*YOUR GOAL:* Could you filter the records below and return each line that holds "Consider"?

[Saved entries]
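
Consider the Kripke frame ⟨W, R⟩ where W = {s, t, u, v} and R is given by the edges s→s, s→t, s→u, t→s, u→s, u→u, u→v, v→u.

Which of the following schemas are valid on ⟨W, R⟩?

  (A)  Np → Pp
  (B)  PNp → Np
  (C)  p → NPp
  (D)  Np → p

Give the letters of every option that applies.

R is not reflexive: not t R t.
R is symmetric: every R-edge is matched by its reverse.
R is not euclidean: s R t and s R u but not t R u.
R is serial: every world has an R-successor.
(A) Np → Pp is axiom D, which corresponds to seriality. R is serial — valid.
(B) PNp → Np is the dual of axiom 5, which corresponds to the euclidean property. R is not euclidean — not valid.
(C) p → NPp is axiom B, which corresponds to symmetry. R is symmetric — valid.
(D) Np → p is axiom T; it is valid on a frame exactly when R is reflexive. R is not reflexive, so not valid.

A, C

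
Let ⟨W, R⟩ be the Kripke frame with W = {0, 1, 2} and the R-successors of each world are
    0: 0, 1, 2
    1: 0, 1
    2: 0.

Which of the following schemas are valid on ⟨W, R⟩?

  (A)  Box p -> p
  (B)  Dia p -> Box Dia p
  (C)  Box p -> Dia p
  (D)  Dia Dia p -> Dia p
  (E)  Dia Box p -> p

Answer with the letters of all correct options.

R is not reflexive: not 2 R 2.
R is symmetric: every R-edge is matched by its reverse.
R is not transitive: 1 R 0 and 0 R 2 but not 1 R 2.
R is not euclidean: 0 R 1 and 0 R 2 but not 1 R 2.
R is serial: every world has an R-successor.
(A) Box p -> p is axiom T, which corresponds to reflexivity. R is not reflexive — not valid.
(B) Dia p -> Box Dia p (axiom 5) characterises the euclidean frames. R is not euclidean — not valid.
(C) Box p -> Dia p is axiom D, which corresponds to seriality. R is serial — valid.
(D) Dia Dia p -> Dia p is the dual of axiom 4, which corresponds to transitivity. R is not transitive — not valid.
(E) Dia Box p -> p is the dual of axiom B; it is valid on a frame exactly when R is symmetric. R is symmetric, so valid.

C, E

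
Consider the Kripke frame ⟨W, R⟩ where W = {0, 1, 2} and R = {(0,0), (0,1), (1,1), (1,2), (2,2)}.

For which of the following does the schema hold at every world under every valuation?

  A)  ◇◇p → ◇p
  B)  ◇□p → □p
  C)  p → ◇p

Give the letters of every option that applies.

R is reflexive: each world relates to itself.
R is not transitive: 0 R 1 and 1 R 2 but not 0 R 2.
R is not euclidean: 0 R 1 and 0 R 0 but not 1 R 0.
(A) the dual of axiom 4: valid iff R is transitive. R is not transitive — not valid.
(B) ◇□p → □p (the dual of axiom 5) characterises the euclidean frames. R is not euclidean — not valid.
(C) p → ◇p is the dual of axiom T; it is valid on a frame exactly when R is reflexive. R is reflexive, so valid.

C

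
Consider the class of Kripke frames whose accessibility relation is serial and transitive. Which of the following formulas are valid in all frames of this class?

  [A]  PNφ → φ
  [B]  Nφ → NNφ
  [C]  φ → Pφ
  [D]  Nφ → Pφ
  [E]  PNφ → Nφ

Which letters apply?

(A) the dual of axiom B: valid iff R is symmetric. Such an R need not be symmetric — not valid.
(B) Nφ → NNφ is axiom 4; it is valid on a frame exactly when R is transitive. Every such R is transitive, so valid.
(C) the dual of axiom T: valid iff R is reflexive. Such an R need not be reflexive — not valid.
(D) Nφ → Pφ is axiom D; it is valid on a frame exactly when R is serial. Every such R is serial, so valid.
(E) PNφ → Nφ is the dual of axiom 5; it is valid on a frame exactly when R is euclidean. Such an R need not be euclidean, so not valid.

B, D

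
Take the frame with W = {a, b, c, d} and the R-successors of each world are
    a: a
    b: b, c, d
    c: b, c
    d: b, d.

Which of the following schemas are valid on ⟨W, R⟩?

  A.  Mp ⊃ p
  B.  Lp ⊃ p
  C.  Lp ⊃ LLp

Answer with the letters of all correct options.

R is reflexive: each world relates to itself.
R is not transitive: c R b and b R d but not c R d.
R is not a subset of the identity: b R c with b ≠ c.
(A) Mp ⊃ p (the converse of T) corresponds to R being a subset of the identity. Here R ⊄ identity, so not valid.
(B) Lp ⊃ p (axiom T) characterises the reflexive frames. R is reflexive — valid.
(C) Lp ⊃ LLp is axiom 4; it is valid on a frame exactly when R is transitive. R is not transitive, so not valid.

B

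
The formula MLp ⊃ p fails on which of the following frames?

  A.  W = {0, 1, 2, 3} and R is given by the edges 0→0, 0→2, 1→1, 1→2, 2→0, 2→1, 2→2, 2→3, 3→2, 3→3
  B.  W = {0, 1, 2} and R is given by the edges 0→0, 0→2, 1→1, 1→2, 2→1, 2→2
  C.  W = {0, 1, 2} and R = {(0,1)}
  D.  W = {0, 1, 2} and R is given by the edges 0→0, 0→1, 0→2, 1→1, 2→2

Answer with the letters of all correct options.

The schema MLp ⊃ p is the dual of axiom B; it is valid on a frame iff R is symmetric.
(A) R is symmetric (every R-edge is matched by its reverse), so the schema is valid here.
(B) R is not symmetric (0 R 2 but not 2 R 0), so the schema fails here.
(C) R is not symmetric (0 R 1 but not 1 R 0), so the schema fails here.
(D) R is not symmetric (0 R 1 but not 1 R 0), so the schema fails here.

B, C, D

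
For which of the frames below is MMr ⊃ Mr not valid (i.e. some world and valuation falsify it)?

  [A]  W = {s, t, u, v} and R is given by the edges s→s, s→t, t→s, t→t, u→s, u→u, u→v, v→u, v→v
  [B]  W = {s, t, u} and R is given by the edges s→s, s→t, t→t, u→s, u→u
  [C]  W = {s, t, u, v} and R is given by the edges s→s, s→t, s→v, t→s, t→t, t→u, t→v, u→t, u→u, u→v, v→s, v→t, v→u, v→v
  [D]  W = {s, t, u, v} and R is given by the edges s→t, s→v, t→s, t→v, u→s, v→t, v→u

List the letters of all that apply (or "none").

The schema MMr ⊃ Mr is the dual of axiom 4; it is valid on a frame iff R is transitive.
(A) R is not transitive (u R s and s R t but not u R t), so the schema fails here.
(B) R is not transitive (u R s and s R t but not u R t), so the schema fails here.
(C) R is not transitive (s R t and t R u but not s R u), so the schema fails here.
(D) R is not transitive (s R t and t R s but not s R s), so the schema fails here.

A, B, C, D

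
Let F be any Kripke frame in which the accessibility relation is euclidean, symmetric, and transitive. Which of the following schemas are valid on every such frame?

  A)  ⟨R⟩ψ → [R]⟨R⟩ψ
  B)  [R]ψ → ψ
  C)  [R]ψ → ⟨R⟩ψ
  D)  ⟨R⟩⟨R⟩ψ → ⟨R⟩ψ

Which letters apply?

A, D

(A) ⟨R⟩ψ → [R]⟨R⟩ψ is axiom 5; it is valid on a frame exactly when R is euclidean. Every such R is euclidean, so valid.
(B) [R]ψ → ψ (axiom T) characterises the reflexive frames. Such an R need not be reflexive — not valid.
(C) [R]ψ → ⟨R⟩ψ is axiom D; it is valid on a frame exactly when R is serial. Such an R need not be serial, so not valid.
(D) ⟨R⟩⟨R⟩ψ → ⟨R⟩ψ (the dual of axiom 4) characterises the transitive frames. Every such R is transitive — valid.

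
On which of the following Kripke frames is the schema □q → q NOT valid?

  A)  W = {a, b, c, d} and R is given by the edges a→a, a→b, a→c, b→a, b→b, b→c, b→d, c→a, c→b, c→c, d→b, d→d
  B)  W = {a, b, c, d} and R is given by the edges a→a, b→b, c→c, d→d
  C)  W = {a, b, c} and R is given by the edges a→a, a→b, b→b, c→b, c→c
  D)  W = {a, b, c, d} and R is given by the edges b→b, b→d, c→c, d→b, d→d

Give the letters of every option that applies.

D

The schema □q → q is axiom T; it is valid on a frame iff R is reflexive.
(A) R is reflexive (each world relates to itself), so the schema is valid here.
(B) R is reflexive (each world relates to itself), so the schema is valid here.
(C) R is reflexive (each world relates to itself), so the schema is valid here.
(D) R is not reflexive (not a R a), so the schema fails here.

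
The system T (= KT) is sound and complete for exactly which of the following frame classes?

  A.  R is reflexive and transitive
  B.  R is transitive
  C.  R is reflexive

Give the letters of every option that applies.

(A) this class determines S4, not T (= KT).
(B) this class determines K4, not T (= KT).
(C) T (= KT) is sound and complete for exactly this class.

C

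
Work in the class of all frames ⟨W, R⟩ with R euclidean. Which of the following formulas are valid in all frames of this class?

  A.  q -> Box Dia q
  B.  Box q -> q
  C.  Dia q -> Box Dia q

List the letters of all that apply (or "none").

C

(A) q -> Box Dia q (axiom B) characterises the symmetric frames. Such an R need not be symmetric — not valid.
(B) axiom T: valid iff R is reflexive. Such an R need not be reflexive — not valid.
(C) Dia q -> Box Dia q is axiom 5, which corresponds to the euclidean property. Every such R is euclidean — valid.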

*SOLUTION TO THE PROBLEM:*
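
Consider the Kripke frame ⟨W, R⟩ where W = {s, t, u, v} and R is given by the edges s→s, s→t, s→u, t→s, u→s, u→u, u→v, v→u.
Consider the Kripke frame ⟨W, R⟩ where W = {0, 1, 2} and R = {(0,0), (0,1), (1,1), (1,2), (2,2)}.
Consider the class of Kripke frames whose accessibility relation is serial and transitive. Which of the following formulas are valid in all frames of this class?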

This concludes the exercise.